== Task directions ==
Copy the records below without altering a single word.

+--

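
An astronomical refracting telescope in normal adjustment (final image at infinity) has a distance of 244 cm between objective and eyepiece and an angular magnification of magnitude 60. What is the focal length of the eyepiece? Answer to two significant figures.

In normal adjustment the tube length equals f_obj + f_eye and |M| = f_obj/f_eye.
So f_obj = 60 f_eye and 60 f_eye + f_eye = 244 cm, giving f_eye = 244/61 = 4.000 cm and f_obj = 240.000 cm.

4.0 cm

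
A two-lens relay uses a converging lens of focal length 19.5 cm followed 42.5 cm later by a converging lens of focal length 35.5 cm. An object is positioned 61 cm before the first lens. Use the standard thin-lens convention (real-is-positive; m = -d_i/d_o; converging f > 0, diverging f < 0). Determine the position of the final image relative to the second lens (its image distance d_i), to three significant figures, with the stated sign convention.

-22.7 cm

Lens 1: 1/d_i1 = 1/f_1 - 1/d_o1 = 1/19.5 - 1/61 = 0.03489 cm^-1, so d_i1 = 28.663 cm.
That image sits 13.837 cm in front of the second lens, so d_o2 = 13.837 cm.
Lens 2: 1/d_i2 = 1/f_2 - 1/d_o2 = 1/35.5 - 1/(13.837) = -0.04410 cm^-1, so d_i2 = -22.676 cm.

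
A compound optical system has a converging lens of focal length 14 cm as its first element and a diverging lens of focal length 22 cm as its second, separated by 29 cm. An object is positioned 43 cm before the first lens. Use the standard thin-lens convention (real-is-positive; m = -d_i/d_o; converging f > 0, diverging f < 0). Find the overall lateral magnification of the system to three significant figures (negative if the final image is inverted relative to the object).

First lens: d_i1 = 1/(1/14 - 1/43) = 20.759 cm.
m_1 = -(20.759)/43 = -0.4828.
The intermediate image is 20.759 cm to the right of lens 1, so d_o2 = L - d_i1 = 29 - 20.759 = 8.241 cm.
Second lens: d_i2 = 1/(1/(-22) - 1/(8.241)) = -5.995 cm.
m_2 = -(-5.995)/(8.241) = 0.7275.
Overall magnification: m = m_1 m_2 = -0.3512.

-0.351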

+--

== Response box ==
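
An astronomical refracting telescope in normal adjustment (final image at infinity) has a distance of 244 cm between objective and eyepiece and an angular magnification of magnitude 60. What is the focal length of the eyepiece? Answer to two significant figures.

In normal adjustment the tube length equals f_obj + f_eye and |M| = f_obj/f_eye.
So f_obj = 60 f_eye and 60 f_eye + f_eye = 244 cm, giving f_eye = 244/61 = 4.000 cm and f_obj = 240.000 cm.

4.0 cm

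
A two-lens relay uses a converging lens of focal length 19.5 cm followed 42.5 cm later by a converging lens of focal length 35.5 cm. An object is positioned 61 cm before the first lens. Use the standard thin-lens convention (real-is-positive; m = -d_i/d_o; converging f > 0, diverging f < 0). Determine the position of the final image relative to the second lens (its image distance d_i), to three significant figures, with the stated sign convention.

-22.7 cm

Lens 1: 1/d_i1 = 1/f_1 - 1/d_o1 = 1/19.5 - 1/61 = 0.03489 cm^-1, so d_i1 = 28.663 cm.
That image sits 13.837 cm in front of the second lens, so d_o2 = 13.837 cm.
Lens 2: 1/d_i2 = 1/f_2 - 1/d_o2 = 1/35.5 - 1/(13.837) = -0.04410 cm^-1, so d_i2 = -22.676 cm.

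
A compound optical system has a converging lens of focal length 14 cm as its first element and a diverging lens of focal length 22 cm as its second, separated by 29 cm. An object is positioned 43 cm before the first lens. Use the standard thin-lens convention (real-is-positive; m = -d_i/d_o; converging f > 0, diverging f < 0). Find the overall lateral magnification of the system to three significant figures (negative if the final image is inverted relative to the object).

First lens: d_i1 = 1/(1/14 - 1/43) = 20.759 cm.
m_1 = -(20.759)/43 = -0.4828.
The intermediate image is 20.759 cm to the right of lens 1, so d_o2 = L - d_i1 = 29 - 20.759 = 8.241 cm.
Second lens: d_i2 = 1/(1/(-22) - 1/(8.241)) = -5.995 cm.
m_2 = -(-5.995)/(8.241) = 0.7275.
Overall magnification: m = m_1 m_2 = -0.3512.

-0.351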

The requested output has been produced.